Brief
Scan the listing below for "lying", then report every line that has it.

Records to process

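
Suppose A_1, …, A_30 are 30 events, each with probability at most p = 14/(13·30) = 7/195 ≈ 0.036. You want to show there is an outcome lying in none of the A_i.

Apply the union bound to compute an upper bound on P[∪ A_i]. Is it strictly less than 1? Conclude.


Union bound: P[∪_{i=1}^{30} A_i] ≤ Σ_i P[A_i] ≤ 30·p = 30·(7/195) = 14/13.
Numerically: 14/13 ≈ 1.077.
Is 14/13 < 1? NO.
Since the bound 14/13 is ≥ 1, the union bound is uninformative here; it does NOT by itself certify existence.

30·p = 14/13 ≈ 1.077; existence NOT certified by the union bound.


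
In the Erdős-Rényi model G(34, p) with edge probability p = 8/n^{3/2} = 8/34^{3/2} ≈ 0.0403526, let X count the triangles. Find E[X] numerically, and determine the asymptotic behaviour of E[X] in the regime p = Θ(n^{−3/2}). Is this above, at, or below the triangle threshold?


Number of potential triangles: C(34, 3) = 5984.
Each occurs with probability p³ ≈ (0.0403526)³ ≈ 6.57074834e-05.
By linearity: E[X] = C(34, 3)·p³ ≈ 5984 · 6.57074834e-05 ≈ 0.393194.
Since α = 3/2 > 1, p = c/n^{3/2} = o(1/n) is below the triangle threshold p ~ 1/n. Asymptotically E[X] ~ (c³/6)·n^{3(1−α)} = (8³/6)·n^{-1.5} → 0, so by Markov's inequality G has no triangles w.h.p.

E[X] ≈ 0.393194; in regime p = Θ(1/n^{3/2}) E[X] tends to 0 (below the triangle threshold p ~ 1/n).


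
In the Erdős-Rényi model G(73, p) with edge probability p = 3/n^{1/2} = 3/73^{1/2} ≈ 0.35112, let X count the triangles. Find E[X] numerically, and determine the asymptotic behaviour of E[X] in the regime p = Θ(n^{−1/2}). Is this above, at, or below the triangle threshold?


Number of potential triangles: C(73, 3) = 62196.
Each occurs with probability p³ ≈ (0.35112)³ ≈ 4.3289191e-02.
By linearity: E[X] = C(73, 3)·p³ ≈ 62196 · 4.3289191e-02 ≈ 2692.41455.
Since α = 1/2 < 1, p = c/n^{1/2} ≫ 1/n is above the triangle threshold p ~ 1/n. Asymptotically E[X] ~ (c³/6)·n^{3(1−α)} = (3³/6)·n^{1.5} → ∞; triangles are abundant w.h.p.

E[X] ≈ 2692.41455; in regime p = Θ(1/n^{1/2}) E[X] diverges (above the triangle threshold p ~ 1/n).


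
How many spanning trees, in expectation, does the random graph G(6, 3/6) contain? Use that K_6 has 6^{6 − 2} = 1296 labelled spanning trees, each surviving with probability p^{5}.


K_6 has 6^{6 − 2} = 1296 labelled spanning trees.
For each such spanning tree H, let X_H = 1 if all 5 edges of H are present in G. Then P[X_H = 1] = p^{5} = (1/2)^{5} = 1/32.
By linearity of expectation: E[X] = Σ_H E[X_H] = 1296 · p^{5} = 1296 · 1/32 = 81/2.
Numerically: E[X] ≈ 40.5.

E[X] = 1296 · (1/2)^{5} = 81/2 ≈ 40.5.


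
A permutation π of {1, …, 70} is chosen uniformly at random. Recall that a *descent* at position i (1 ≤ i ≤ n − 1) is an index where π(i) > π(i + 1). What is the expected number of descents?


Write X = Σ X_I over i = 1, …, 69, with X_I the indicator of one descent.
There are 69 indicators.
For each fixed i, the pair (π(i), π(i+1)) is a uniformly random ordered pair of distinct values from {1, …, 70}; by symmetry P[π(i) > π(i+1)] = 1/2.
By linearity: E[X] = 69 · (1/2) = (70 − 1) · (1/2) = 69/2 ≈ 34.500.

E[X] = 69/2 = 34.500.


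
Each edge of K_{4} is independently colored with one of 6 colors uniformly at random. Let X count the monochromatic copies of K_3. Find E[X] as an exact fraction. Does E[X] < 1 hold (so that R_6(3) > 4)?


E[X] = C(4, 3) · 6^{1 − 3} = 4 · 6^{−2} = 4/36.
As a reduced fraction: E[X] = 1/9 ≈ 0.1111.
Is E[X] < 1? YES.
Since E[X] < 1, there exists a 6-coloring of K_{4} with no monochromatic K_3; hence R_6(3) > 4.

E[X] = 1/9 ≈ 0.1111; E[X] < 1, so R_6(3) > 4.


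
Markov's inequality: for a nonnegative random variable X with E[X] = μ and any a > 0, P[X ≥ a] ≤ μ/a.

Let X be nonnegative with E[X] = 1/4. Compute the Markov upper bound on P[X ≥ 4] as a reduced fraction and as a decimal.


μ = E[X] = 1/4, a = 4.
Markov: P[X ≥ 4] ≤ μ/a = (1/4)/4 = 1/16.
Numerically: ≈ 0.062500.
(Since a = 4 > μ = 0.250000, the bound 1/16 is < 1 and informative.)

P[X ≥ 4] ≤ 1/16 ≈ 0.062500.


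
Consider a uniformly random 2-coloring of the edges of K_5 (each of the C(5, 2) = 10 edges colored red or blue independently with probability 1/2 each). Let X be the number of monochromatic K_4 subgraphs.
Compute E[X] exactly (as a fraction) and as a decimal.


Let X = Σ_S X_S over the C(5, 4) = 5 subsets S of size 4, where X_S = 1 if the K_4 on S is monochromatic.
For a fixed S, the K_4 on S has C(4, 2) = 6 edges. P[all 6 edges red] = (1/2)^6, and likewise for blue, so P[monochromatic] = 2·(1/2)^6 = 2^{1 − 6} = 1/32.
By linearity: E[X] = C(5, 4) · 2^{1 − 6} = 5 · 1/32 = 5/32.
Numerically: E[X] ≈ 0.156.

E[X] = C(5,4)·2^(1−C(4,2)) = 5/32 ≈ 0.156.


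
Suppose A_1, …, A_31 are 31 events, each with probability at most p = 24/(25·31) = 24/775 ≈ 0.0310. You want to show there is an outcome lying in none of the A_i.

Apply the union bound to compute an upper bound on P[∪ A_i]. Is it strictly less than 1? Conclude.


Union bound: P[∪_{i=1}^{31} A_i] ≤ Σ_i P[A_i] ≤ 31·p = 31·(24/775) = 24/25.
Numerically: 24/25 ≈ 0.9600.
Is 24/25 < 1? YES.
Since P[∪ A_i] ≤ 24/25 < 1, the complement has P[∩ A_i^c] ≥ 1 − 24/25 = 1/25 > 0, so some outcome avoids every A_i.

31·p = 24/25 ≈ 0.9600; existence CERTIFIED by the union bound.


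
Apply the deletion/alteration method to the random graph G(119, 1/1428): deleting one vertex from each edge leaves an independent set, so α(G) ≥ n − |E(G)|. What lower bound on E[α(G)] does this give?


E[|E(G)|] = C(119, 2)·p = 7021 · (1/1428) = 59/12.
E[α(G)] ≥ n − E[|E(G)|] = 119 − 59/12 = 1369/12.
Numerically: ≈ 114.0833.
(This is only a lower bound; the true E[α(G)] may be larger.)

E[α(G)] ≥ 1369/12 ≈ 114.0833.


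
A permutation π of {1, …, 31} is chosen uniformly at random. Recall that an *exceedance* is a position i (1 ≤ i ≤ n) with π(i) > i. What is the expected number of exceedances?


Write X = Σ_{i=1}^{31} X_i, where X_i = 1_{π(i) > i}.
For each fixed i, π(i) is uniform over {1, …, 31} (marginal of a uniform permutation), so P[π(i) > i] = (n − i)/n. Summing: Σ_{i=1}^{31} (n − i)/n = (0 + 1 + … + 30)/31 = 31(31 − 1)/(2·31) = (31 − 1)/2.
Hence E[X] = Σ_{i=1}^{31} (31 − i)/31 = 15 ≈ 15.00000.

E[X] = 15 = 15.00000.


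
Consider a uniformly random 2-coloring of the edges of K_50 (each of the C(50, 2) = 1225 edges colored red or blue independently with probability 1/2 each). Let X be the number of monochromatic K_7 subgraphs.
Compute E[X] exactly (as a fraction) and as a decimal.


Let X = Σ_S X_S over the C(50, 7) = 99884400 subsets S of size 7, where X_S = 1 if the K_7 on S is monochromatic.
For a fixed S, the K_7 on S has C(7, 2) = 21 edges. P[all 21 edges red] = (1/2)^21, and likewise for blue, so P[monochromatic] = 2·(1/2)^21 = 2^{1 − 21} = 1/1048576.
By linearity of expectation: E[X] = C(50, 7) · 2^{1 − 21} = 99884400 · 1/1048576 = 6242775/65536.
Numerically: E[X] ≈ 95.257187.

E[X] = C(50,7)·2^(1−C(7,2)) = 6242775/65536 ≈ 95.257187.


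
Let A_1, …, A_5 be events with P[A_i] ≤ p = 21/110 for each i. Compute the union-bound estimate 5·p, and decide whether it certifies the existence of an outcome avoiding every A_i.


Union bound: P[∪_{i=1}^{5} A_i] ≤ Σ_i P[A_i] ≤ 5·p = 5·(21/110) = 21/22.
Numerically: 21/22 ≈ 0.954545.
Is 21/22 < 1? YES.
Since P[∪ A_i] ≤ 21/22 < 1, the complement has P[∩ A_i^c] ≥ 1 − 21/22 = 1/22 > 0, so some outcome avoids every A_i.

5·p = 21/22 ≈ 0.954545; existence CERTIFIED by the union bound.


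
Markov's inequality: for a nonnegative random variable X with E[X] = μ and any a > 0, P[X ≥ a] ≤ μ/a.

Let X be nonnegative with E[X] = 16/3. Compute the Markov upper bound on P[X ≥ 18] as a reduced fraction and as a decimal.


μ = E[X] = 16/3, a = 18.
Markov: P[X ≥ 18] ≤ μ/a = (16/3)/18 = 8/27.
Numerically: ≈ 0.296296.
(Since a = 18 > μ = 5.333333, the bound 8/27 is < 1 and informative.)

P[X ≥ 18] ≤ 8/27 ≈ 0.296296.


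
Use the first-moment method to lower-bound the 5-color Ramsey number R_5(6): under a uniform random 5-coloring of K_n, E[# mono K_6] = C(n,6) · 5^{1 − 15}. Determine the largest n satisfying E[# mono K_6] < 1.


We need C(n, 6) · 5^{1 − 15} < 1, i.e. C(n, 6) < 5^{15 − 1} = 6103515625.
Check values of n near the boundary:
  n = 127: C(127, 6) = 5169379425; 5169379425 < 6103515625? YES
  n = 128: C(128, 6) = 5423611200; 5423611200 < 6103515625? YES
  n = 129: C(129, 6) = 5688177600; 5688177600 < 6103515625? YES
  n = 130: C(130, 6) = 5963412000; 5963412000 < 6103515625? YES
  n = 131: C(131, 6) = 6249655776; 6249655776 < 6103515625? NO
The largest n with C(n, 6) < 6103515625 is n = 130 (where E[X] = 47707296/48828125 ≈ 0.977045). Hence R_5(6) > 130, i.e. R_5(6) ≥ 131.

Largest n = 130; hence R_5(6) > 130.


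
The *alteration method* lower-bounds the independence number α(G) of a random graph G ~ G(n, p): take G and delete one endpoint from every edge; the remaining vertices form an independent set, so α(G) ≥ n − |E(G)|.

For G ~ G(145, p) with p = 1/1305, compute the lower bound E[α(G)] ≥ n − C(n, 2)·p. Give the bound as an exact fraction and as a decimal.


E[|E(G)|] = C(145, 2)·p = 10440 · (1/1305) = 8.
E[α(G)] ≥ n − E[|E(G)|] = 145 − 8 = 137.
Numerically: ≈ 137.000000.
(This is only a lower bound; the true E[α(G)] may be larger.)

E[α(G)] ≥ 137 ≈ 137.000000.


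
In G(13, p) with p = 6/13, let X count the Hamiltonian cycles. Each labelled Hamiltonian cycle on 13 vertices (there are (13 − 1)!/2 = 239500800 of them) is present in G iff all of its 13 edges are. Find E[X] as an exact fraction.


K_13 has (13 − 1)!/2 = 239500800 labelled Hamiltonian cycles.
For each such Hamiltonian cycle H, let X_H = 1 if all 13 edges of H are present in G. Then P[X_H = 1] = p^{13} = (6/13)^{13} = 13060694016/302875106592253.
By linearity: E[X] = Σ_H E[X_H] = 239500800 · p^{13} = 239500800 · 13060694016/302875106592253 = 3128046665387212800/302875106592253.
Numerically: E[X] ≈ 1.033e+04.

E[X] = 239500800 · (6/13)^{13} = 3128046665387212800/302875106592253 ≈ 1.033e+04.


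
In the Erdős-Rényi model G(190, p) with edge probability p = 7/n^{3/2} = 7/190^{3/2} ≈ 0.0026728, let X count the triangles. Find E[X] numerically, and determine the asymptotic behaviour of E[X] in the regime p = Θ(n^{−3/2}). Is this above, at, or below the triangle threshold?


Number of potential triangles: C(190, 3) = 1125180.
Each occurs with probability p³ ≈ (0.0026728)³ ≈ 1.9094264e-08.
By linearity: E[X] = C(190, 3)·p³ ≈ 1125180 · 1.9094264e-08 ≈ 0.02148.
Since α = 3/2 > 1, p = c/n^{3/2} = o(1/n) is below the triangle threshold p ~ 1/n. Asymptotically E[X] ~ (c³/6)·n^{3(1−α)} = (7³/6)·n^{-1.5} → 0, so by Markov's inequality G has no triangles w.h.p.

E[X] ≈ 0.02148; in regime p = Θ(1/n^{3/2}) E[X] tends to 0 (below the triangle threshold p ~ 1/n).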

Written response
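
Suppose A_1, …, A_30 are 30 events, each with probability at most p = 14/(13·30) = 7/195 ≈ 0.036. You want to show there is an outcome lying in none of the A_i.
Suppose A_1, …, A_31 are 31 events, each with probability at most p = 24/(25·31) = 24/775 ≈ 0.0310. You want to show there is an outcome lying in none of the A_i.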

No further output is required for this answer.